§ Problem description
Across all the entries below, how many lines contain the string "Boundary"? The number by itself is the answer.

*** Begin section ***

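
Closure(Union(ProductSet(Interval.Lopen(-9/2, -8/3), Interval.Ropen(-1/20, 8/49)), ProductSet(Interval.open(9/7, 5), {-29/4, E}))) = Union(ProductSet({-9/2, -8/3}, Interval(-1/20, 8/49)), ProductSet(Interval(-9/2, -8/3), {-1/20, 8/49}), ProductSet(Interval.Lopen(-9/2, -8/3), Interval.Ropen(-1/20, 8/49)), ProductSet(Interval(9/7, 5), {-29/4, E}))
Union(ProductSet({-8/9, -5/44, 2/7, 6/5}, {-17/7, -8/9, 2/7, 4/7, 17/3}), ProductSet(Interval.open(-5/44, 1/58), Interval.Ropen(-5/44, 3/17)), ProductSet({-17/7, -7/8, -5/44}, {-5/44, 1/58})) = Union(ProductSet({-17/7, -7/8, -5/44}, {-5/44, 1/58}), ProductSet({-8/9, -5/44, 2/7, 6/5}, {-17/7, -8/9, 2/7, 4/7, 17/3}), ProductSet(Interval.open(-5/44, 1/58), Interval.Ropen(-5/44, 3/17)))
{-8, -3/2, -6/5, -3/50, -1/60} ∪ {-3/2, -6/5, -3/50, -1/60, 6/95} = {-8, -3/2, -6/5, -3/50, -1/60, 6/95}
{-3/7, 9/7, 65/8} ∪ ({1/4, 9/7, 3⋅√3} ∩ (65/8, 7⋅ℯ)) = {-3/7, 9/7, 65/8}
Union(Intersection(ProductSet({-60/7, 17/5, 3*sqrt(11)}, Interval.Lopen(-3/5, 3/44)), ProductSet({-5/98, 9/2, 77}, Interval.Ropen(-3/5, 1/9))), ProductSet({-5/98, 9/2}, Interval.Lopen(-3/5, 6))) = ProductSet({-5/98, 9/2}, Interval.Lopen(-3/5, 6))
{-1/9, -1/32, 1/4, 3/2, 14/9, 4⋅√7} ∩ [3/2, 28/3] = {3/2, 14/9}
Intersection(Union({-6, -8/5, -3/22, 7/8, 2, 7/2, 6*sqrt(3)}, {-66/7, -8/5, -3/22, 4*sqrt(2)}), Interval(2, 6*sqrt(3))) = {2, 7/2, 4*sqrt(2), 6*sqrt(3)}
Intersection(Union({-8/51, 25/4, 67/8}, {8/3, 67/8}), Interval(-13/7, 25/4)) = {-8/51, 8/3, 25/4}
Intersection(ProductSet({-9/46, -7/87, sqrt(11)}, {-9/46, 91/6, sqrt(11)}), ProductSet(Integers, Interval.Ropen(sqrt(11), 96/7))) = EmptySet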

*** End section ***
*** Begin section ***

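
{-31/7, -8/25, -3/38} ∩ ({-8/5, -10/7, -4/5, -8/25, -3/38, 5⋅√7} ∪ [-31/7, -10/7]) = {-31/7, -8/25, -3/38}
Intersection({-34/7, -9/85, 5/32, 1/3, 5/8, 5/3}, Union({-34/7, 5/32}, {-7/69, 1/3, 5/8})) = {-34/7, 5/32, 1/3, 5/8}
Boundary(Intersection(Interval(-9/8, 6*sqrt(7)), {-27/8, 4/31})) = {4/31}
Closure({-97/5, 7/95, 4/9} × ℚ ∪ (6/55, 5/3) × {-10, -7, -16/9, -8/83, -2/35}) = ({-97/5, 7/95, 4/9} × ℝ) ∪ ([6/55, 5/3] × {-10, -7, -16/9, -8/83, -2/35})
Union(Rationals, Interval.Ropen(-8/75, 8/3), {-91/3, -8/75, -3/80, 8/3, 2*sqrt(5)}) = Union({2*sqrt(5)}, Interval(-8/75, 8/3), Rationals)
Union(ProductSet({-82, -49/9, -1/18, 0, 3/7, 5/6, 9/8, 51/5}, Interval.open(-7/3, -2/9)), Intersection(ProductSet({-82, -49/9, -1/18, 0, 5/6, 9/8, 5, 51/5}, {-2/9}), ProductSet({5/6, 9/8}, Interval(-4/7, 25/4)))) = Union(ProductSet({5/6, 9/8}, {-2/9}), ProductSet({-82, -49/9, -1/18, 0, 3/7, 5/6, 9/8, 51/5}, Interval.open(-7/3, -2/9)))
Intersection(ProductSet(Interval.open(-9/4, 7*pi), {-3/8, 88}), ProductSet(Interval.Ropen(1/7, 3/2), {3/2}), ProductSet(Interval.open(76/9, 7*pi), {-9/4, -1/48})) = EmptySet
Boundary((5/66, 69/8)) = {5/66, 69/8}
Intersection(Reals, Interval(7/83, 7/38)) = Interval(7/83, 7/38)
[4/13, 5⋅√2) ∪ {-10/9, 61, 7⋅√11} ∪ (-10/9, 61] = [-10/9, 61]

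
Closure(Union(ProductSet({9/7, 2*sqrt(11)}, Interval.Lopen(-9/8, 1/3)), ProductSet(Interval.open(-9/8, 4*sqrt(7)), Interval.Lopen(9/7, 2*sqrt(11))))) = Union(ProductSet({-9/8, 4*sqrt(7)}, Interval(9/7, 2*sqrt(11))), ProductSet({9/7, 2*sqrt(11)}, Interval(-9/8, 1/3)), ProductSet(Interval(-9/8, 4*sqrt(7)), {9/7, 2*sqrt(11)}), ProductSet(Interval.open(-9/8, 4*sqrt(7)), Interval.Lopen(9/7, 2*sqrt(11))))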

*** End section ***
*** Begin section ***

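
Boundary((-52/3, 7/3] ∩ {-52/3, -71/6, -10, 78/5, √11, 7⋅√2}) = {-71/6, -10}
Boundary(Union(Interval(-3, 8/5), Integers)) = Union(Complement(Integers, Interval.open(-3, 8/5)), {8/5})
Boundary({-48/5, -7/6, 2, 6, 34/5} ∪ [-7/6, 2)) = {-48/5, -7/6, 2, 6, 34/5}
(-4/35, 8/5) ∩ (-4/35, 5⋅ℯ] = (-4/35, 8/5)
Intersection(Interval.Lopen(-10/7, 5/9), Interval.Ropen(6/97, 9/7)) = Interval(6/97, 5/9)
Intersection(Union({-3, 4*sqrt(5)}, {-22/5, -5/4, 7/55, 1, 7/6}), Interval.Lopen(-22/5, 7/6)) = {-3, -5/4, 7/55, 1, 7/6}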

*** End section ***

§ Result below
5